# Problem
Search the records for the word "lies" and copy each line in which it appears.

(Source records Opens)

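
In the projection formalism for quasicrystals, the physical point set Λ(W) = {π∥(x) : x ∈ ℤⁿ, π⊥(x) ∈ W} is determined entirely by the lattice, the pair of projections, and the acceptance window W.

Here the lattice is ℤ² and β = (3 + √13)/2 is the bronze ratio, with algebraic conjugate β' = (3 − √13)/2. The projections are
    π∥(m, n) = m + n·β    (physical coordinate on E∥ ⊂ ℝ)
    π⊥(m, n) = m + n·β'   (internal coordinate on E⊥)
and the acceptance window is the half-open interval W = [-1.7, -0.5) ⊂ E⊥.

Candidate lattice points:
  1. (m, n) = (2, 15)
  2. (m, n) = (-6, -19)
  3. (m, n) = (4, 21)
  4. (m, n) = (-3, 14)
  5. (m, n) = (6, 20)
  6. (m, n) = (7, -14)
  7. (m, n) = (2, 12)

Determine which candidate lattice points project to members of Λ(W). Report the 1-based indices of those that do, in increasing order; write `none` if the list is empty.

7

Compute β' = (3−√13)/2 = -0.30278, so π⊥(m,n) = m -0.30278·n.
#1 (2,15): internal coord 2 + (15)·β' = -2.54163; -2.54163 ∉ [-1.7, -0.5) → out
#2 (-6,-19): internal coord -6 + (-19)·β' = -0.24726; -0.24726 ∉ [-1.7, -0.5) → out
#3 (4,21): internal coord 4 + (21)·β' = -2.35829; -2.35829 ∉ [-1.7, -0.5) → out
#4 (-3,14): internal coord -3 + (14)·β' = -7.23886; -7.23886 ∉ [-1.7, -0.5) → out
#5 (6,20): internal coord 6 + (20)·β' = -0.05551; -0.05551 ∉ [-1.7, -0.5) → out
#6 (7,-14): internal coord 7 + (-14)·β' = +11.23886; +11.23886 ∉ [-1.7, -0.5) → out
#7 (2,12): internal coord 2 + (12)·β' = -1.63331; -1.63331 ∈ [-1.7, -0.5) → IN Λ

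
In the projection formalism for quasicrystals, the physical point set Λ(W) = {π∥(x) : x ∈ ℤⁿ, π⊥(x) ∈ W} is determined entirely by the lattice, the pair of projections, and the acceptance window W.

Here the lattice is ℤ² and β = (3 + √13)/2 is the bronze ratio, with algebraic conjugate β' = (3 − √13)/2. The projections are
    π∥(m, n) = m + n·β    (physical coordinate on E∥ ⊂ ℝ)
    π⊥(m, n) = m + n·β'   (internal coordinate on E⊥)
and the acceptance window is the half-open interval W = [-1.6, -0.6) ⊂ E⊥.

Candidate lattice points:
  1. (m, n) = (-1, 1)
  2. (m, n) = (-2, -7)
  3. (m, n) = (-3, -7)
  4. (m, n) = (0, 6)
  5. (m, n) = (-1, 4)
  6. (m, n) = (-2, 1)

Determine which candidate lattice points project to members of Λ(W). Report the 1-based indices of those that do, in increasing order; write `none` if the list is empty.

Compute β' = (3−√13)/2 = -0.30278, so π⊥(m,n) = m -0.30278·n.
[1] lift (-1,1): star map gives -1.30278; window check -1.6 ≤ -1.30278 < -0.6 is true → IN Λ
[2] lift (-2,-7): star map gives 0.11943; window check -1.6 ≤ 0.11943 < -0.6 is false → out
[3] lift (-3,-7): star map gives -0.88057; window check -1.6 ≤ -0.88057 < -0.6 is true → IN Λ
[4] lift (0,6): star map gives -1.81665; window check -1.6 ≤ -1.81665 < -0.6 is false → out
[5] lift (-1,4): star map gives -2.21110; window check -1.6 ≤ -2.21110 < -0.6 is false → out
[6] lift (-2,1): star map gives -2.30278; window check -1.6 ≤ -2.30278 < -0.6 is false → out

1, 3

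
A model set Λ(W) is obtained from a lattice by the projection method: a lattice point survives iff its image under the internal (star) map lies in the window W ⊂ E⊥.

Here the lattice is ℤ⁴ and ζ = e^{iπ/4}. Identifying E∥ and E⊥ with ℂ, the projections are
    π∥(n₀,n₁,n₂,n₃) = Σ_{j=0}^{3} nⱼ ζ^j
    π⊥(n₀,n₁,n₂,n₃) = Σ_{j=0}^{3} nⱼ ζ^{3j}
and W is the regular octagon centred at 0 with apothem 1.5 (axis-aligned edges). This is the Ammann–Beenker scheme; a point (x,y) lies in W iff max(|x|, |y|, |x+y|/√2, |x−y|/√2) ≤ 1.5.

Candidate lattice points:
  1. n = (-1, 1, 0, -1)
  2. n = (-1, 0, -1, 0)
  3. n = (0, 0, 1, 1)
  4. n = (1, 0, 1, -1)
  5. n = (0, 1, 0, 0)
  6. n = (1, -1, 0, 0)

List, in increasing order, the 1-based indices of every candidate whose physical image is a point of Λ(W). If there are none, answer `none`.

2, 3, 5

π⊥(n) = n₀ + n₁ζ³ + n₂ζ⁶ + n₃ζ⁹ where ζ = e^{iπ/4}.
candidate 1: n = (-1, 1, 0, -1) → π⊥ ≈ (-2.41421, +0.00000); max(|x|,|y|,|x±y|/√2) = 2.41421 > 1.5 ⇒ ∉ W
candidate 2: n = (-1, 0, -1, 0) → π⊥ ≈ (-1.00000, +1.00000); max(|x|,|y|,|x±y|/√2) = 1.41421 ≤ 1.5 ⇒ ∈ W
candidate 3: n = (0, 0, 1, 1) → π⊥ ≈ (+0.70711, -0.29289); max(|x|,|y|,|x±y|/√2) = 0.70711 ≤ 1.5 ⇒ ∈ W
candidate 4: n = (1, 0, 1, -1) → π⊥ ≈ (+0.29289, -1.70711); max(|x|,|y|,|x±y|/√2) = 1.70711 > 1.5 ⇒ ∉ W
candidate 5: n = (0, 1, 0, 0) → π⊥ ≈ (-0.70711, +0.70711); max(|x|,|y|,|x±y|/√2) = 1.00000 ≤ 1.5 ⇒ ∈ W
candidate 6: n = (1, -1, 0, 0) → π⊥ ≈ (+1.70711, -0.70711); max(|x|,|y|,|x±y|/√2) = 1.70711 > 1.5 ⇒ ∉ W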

(Source records Closes)

# Solved problem
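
A model set Λ(W) is obtained from a lattice by the projection method: a lattice point survives iff its image under the internal (star) map lies in the window W ⊂ E⊥.
and W is the regular octagon centred at 0 with apothem 1.5 (axis-aligned edges). This is the Ammann–Beenker scheme; a point (x,y) lies in W iff max(|x|, |y|, |x+y|/√2, |x−y|/√2) ≤ 1.5.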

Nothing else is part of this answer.